## Your goal
Exactly as they appear, set down all the lines of the material.

## Extracted data
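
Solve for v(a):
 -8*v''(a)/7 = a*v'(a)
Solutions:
 v(a) = C1 + C2*erf(sqrt(7)*a/4)


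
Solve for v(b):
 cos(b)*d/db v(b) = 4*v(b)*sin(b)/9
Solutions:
 v(b) = C1/cos(b)^(4/9)


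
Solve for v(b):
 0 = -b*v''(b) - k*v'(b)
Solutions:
 v(b) = C1 + b^(1 - re(k))*(C2*sin(log(b)*Abs(im(k))) + C3*cos(log(b)*im(k)))


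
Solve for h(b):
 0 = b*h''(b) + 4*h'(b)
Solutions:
 h(b) = C1 + C2/b^3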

## Response area
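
Solve for v(a):
 -8*v''(a)/7 = a*v'(a)
Solutions:
 v(a) = C1 + C2*erf(sqrt(7)*a/4)


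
Solve for v(b):
 cos(b)*d/db v(b) = 4*v(b)*sin(b)/9
Solutions:
 v(b) = C1/cos(b)^(4/9)


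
Solve for v(b):
 0 = -b*v''(b) - k*v'(b)
Solutions:
 v(b) = C1 + b^(1 - re(k))*(C2*sin(log(b)*Abs(im(k))) + C3*cos(log(b)*im(k)))


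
Solve for h(b):
 0 = b*h''(b) + 4*h'(b)
Solutions:
 h(b) = C1 + C2/b^3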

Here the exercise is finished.